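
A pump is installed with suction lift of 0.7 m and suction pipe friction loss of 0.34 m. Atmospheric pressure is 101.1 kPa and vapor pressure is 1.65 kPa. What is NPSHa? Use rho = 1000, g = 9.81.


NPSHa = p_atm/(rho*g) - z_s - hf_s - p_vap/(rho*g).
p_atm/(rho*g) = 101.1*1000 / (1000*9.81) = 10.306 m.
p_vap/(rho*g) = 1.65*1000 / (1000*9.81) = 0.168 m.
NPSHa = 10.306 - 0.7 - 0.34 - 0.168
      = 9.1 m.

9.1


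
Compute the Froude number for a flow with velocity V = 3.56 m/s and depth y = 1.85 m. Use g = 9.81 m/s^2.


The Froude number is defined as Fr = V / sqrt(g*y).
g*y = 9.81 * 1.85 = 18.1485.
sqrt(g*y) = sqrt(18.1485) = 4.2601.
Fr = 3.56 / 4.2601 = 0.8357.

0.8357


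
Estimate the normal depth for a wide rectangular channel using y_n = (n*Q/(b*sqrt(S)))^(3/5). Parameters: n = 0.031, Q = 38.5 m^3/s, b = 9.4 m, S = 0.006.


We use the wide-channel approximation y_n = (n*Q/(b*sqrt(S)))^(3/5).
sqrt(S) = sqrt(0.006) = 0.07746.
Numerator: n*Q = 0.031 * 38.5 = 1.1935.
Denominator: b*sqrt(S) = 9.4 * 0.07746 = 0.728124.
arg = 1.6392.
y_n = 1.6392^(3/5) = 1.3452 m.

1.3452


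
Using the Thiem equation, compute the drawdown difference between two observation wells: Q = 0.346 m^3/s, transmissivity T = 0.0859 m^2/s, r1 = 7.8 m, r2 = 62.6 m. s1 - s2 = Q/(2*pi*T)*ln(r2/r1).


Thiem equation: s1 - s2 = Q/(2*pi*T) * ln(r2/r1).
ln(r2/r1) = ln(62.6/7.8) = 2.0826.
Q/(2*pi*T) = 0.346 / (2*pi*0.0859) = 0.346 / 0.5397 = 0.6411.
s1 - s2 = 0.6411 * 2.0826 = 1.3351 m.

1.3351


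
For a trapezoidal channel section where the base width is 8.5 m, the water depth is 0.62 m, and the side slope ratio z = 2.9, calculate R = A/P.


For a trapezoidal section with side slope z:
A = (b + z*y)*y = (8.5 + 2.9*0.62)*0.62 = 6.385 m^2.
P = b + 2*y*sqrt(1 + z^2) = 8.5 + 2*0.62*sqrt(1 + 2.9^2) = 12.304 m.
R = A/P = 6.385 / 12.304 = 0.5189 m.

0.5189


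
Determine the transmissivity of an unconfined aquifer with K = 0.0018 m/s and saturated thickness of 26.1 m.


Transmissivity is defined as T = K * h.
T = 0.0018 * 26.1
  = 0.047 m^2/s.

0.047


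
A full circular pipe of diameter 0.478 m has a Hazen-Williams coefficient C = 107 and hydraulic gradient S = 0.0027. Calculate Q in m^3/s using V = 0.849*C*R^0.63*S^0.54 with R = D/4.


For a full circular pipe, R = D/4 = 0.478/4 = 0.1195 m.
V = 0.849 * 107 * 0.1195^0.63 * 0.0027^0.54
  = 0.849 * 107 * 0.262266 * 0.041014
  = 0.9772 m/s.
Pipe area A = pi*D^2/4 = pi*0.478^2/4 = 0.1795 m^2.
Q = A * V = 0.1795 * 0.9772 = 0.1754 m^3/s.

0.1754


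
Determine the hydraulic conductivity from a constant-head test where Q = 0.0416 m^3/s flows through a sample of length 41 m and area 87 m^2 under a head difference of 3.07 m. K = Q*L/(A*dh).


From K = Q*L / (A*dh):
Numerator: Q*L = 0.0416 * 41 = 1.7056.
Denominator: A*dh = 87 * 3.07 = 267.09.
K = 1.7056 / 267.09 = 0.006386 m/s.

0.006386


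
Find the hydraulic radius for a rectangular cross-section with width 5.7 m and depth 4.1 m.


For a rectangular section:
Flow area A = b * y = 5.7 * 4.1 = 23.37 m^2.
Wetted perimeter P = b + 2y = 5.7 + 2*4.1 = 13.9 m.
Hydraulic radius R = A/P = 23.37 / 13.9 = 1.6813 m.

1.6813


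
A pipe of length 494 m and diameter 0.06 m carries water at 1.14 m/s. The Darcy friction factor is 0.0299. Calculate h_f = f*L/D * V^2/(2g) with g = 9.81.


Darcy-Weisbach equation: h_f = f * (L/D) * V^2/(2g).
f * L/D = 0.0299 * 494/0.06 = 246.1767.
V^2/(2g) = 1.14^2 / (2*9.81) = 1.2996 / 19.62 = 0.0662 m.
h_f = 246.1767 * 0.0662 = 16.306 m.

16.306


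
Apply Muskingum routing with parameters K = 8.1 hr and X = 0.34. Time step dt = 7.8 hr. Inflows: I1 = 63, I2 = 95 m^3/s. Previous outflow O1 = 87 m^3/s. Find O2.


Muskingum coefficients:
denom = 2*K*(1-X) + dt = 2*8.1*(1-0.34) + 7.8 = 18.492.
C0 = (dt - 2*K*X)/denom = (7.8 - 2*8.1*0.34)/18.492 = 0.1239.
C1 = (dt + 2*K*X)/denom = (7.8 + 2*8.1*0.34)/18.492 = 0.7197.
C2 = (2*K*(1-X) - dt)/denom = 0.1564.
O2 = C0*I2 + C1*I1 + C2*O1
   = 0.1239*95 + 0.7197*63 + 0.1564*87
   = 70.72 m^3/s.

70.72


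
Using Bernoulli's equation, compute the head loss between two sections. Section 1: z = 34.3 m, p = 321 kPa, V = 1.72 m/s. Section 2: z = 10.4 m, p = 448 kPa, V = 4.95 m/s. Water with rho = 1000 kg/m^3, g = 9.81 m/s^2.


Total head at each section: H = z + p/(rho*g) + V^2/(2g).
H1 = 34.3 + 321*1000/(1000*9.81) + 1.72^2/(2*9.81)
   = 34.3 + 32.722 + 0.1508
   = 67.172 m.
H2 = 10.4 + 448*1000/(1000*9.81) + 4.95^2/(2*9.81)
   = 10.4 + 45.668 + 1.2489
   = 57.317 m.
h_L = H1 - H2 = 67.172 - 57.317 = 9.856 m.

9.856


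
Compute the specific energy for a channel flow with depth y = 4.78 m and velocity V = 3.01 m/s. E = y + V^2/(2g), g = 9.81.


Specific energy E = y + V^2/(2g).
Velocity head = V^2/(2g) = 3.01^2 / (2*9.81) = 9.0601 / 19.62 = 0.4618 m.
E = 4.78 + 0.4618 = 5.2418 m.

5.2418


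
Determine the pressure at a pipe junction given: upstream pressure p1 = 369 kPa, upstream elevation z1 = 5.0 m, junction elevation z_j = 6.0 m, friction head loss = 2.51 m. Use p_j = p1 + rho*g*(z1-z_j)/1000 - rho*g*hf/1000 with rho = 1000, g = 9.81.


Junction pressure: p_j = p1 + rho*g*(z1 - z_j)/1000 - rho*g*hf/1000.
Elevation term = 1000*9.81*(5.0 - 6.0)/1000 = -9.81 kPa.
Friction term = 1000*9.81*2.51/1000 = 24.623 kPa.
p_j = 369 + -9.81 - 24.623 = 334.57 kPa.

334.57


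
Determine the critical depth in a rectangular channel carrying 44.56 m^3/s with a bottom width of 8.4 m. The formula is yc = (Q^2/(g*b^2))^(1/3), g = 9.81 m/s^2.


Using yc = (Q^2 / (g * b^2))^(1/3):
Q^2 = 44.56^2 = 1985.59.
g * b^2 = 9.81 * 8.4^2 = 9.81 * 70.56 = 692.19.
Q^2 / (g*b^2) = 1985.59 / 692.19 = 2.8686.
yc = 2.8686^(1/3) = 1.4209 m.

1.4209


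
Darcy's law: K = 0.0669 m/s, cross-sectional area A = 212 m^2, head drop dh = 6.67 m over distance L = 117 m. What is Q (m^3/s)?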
##########
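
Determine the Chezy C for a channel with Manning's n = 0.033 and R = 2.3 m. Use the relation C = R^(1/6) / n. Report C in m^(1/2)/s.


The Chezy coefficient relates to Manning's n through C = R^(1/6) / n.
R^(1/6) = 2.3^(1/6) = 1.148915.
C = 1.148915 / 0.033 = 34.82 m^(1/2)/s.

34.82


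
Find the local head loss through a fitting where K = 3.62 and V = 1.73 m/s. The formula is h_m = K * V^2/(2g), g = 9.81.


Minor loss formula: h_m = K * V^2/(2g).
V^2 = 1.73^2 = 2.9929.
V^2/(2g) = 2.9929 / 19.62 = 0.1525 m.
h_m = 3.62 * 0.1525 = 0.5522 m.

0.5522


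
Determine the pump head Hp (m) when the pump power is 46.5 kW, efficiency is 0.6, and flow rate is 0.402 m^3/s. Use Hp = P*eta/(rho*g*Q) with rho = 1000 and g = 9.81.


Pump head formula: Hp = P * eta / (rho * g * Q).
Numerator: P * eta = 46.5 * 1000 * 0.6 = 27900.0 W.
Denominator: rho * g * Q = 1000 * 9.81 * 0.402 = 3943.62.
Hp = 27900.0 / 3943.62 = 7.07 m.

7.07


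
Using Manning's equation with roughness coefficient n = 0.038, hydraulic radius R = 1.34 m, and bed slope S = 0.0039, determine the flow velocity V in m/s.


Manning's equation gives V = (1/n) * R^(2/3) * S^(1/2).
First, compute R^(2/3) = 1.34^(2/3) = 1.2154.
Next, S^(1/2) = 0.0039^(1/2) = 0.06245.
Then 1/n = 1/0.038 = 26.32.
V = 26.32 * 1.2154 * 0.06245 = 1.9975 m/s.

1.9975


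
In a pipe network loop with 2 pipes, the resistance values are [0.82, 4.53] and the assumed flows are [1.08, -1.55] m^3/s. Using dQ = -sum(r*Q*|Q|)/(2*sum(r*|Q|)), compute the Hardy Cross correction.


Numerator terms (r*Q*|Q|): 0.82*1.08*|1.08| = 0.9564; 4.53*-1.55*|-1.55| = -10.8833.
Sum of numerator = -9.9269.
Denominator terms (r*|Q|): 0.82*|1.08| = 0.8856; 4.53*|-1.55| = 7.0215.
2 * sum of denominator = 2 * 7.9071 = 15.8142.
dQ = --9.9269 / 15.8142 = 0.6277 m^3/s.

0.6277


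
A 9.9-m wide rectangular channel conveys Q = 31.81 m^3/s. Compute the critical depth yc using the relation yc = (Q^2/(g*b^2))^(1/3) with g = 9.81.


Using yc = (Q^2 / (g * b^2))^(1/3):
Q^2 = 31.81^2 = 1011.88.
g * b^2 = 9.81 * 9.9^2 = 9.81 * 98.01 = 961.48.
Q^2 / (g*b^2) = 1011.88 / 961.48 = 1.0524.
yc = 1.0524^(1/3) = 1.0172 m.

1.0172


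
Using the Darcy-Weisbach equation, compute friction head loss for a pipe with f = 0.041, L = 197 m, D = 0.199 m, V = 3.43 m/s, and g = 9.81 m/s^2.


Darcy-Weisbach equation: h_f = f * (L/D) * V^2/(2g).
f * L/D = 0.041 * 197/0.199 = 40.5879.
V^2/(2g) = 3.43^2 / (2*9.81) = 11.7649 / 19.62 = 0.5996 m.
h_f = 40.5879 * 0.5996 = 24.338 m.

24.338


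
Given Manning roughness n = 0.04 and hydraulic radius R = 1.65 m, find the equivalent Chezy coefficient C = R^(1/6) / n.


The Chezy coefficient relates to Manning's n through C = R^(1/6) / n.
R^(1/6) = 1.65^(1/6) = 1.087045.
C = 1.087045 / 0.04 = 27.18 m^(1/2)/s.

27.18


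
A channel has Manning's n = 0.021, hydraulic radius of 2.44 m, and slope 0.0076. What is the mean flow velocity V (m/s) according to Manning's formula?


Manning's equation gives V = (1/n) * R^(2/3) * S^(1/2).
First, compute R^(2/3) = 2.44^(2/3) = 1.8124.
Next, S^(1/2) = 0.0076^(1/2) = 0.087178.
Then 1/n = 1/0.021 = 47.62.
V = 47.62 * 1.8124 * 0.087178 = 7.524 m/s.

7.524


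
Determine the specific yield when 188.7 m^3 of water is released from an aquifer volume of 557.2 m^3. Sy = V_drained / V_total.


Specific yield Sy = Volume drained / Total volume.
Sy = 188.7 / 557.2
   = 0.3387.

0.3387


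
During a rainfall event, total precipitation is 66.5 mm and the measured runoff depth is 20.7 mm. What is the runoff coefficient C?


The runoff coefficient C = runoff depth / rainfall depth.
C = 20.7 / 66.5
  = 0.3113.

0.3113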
##########
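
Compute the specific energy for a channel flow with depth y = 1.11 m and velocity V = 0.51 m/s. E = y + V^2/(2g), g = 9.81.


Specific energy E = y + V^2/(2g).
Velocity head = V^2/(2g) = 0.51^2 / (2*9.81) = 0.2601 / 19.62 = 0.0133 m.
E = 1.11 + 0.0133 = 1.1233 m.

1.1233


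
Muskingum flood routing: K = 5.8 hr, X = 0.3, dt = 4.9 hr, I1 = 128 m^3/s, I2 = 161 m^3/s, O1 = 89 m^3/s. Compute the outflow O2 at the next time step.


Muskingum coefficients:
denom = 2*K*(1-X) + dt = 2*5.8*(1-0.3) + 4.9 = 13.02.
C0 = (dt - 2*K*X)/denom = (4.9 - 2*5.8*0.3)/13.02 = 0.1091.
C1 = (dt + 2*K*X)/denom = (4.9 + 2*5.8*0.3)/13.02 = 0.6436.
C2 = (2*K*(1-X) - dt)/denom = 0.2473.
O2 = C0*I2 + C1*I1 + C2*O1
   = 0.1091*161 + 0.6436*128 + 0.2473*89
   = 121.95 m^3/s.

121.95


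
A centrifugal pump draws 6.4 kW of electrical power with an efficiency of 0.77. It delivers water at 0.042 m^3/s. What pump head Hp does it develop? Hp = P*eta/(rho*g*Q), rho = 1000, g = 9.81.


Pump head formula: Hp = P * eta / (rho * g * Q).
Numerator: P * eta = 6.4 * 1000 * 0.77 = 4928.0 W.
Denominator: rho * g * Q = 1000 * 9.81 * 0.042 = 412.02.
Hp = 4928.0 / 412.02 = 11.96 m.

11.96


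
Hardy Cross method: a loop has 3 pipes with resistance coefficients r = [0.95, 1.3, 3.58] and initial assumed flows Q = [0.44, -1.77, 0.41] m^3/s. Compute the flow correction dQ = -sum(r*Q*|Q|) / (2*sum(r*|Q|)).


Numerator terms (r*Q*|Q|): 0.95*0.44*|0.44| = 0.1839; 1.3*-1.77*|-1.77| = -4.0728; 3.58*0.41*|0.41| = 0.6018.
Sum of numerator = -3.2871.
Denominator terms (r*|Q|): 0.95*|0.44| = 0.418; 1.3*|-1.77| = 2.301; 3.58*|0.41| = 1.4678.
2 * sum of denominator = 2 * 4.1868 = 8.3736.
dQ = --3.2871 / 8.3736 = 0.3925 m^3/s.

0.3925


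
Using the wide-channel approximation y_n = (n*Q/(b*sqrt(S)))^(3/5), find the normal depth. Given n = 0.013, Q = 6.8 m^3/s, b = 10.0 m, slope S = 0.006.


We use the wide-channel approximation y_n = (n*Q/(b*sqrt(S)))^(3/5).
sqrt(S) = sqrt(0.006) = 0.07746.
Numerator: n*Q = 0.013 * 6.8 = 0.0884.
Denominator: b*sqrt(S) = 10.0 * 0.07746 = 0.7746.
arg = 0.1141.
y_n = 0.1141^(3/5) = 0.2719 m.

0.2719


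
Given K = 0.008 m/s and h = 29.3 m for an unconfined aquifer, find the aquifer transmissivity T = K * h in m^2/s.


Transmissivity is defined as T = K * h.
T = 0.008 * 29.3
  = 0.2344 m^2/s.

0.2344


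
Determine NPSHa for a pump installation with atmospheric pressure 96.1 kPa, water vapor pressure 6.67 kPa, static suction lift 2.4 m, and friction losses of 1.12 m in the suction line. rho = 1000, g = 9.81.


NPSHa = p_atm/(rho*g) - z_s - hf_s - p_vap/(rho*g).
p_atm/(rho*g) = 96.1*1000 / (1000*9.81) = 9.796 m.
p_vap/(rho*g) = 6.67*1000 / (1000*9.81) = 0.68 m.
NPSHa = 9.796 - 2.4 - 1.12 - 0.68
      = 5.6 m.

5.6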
##########
Exercise description: When you reach the line with "Determine the critical" in the records above, start writing out lines exactly, and stop once the line with "Darcy's law: K" has been written; include nothing else.

The answer:
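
Determine the critical depth in a rectangular channel carrying 44.56 m^3/s with a bottom width of 8.4 m. The formula is yc = (Q^2/(g*b^2))^(1/3), g = 9.81 m/s^2.


Using yc = (Q^2 / (g * b^2))^(1/3):
Q^2 = 44.56^2 = 1985.59.
g * b^2 = 9.81 * 8.4^2 = 9.81 * 70.56 = 692.19.
Q^2 / (g*b^2) = 1985.59 / 692.19 = 2.8686.
yc = 2.8686^(1/3) = 1.4209 m.

1.4209


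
Darcy's law: K = 0.0669 m/s, cross-sectional area A = 212 m^2, head drop dh = 6.67 m over distance L = 117 m. What is Q (m^3/s)?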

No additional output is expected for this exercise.